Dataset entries
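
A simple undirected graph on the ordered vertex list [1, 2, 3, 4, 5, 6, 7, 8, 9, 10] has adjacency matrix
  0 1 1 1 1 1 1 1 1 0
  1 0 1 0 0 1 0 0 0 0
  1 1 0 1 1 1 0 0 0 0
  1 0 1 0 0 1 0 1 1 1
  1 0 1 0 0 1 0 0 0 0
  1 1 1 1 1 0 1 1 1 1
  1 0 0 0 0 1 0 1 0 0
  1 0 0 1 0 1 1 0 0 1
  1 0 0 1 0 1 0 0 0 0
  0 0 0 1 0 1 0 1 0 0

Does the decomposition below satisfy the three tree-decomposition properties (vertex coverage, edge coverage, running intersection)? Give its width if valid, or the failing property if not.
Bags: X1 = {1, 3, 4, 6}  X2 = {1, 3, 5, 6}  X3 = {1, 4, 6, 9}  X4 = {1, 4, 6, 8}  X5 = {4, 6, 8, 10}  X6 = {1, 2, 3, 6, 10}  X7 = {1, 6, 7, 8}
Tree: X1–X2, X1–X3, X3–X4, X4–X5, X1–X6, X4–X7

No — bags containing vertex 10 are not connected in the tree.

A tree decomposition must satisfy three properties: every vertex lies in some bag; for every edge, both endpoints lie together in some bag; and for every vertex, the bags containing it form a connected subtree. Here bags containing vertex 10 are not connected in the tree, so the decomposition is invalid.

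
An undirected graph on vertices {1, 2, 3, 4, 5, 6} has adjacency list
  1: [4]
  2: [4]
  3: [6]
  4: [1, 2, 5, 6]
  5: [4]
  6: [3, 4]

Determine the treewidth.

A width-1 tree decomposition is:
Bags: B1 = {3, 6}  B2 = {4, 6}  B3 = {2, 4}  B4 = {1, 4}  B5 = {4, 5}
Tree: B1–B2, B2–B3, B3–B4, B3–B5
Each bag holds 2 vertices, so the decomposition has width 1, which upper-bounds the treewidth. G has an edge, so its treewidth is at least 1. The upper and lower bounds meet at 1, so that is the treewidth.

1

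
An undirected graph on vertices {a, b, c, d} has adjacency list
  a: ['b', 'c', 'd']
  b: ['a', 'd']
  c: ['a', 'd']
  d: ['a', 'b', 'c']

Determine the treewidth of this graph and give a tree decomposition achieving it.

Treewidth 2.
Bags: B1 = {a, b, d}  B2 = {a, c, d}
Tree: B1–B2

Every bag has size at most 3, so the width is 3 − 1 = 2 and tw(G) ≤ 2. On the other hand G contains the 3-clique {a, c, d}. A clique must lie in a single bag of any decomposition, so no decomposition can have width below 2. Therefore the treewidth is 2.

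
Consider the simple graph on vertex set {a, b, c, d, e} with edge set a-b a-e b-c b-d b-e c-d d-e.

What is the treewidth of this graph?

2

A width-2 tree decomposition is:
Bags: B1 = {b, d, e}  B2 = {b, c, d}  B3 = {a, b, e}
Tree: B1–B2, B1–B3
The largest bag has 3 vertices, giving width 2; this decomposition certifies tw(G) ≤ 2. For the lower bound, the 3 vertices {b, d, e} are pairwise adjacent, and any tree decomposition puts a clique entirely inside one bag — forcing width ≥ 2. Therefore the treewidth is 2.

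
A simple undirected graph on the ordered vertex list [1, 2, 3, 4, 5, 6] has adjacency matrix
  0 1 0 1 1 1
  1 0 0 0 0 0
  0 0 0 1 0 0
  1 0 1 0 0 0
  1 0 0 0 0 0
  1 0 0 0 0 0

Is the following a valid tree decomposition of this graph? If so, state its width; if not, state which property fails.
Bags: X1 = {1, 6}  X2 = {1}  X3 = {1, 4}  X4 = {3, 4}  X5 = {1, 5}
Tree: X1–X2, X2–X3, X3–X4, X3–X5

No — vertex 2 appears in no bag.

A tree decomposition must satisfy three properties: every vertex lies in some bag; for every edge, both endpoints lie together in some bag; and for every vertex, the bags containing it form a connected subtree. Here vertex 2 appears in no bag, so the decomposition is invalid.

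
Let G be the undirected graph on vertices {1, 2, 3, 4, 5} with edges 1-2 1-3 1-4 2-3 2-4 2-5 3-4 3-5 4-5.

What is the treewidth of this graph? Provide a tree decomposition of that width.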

▸ **EXERCISE**
Filter the entries above down to the lines that hold the word "adjacency", and copy those lines.

▸ **RESULT OF THE TASK**
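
A simple undirected graph on the ordered vertex list [1, 2, 3, 4, 5, 6, 7, 8, 9, 10] has adjacency matrix
An undirected graph on vertices {1, 2, 3, 4, 5, 6} has adjacency list
An undirected graph on vertices {a, b, c, d} has adjacency list
A simple undirected graph on the ordered vertex list [1, 2, 3, 4, 5, 6] has adjacency matrix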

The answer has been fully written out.